What needs to be done
In the entries below, find the line with "A team is planning" and the line with "deploy | 4 | 6 | 14 |". Reproduce those two lines and every line between them exactly, and nothing more.

Records from a collection:
Content starts

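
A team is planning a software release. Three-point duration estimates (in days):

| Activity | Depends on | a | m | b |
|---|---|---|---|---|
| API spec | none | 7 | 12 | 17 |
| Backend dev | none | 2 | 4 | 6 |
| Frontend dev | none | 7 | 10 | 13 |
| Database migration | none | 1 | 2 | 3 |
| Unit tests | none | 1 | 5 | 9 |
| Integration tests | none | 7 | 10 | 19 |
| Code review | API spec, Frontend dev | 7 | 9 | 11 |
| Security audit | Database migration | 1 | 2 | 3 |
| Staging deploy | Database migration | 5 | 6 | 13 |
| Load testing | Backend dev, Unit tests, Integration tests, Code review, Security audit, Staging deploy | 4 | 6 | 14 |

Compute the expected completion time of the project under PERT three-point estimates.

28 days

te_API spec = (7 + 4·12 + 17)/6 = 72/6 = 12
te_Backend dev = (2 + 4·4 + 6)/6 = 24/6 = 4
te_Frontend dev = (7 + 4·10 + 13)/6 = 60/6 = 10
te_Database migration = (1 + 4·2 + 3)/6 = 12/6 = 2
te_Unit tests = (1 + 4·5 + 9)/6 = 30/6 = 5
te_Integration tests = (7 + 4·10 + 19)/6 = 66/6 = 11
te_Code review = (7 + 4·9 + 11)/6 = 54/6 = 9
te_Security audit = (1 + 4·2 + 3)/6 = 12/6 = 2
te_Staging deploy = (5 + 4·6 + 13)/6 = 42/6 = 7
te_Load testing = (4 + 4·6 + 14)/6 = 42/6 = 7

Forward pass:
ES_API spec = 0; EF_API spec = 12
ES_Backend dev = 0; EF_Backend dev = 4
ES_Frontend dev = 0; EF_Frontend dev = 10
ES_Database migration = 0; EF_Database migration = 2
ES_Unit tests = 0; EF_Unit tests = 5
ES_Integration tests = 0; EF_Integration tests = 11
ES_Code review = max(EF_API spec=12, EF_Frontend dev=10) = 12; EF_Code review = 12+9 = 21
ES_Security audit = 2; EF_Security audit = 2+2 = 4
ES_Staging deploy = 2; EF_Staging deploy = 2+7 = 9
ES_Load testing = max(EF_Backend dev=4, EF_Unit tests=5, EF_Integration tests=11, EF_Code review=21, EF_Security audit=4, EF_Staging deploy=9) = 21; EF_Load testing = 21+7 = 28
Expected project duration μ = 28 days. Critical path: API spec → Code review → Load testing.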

Content ends
Content starts

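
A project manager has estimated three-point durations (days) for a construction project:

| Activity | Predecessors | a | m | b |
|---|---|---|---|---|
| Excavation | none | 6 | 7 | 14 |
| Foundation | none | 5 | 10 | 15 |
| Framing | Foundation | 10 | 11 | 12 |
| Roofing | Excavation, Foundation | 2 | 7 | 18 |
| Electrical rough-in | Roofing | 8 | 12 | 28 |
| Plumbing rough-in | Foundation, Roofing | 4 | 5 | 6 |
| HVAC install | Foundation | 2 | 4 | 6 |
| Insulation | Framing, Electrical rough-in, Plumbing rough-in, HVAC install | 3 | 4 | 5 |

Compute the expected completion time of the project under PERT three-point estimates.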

Content ends
Content starts

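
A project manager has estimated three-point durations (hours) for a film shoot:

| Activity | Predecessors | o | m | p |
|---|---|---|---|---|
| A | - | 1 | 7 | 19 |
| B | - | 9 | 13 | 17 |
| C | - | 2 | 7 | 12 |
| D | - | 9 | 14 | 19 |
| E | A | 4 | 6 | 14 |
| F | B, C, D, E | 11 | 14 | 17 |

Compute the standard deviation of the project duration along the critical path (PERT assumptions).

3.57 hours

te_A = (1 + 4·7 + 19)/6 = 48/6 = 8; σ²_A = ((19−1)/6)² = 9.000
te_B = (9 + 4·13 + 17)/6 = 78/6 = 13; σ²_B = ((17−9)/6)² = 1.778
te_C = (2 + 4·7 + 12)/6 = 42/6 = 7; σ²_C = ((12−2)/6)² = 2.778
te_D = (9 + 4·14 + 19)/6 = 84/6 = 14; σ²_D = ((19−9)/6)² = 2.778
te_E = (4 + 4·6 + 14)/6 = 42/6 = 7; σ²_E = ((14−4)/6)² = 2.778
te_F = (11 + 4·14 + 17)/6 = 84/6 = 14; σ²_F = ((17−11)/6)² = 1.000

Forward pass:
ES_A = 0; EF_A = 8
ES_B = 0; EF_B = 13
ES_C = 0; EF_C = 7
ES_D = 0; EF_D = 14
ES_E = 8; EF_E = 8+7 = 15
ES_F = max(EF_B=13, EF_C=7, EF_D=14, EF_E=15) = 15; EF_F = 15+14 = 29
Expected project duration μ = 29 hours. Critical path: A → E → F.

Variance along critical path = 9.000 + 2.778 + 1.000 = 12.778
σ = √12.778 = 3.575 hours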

Content ends

Solved exercise
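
A team is planning a software release. Three-point duration estimates (in days):

| Activity | Depends on | a | m | b |
|---|---|---|---|---|
| API spec | none | 7 | 12 | 17 |
| Backend dev | none | 2 | 4 | 6 |
| Frontend dev | none | 7 | 10 | 13 |
| Database migration | none | 1 | 2 | 3 |
| Unit tests | none | 1 | 5 | 9 |
| Integration tests | none | 7 | 10 | 19 |
| Code review | API spec, Frontend dev | 7 | 9 | 11 |
| Security audit | Database migration | 1 | 2 | 3 |
| Staging deploy | Database migration | 5 | 6 | 13 |
| Load testing | Backend dev, Unit tests, Integration tests, Code review, Security audit, Staging deploy | 4 | 6 | 14 |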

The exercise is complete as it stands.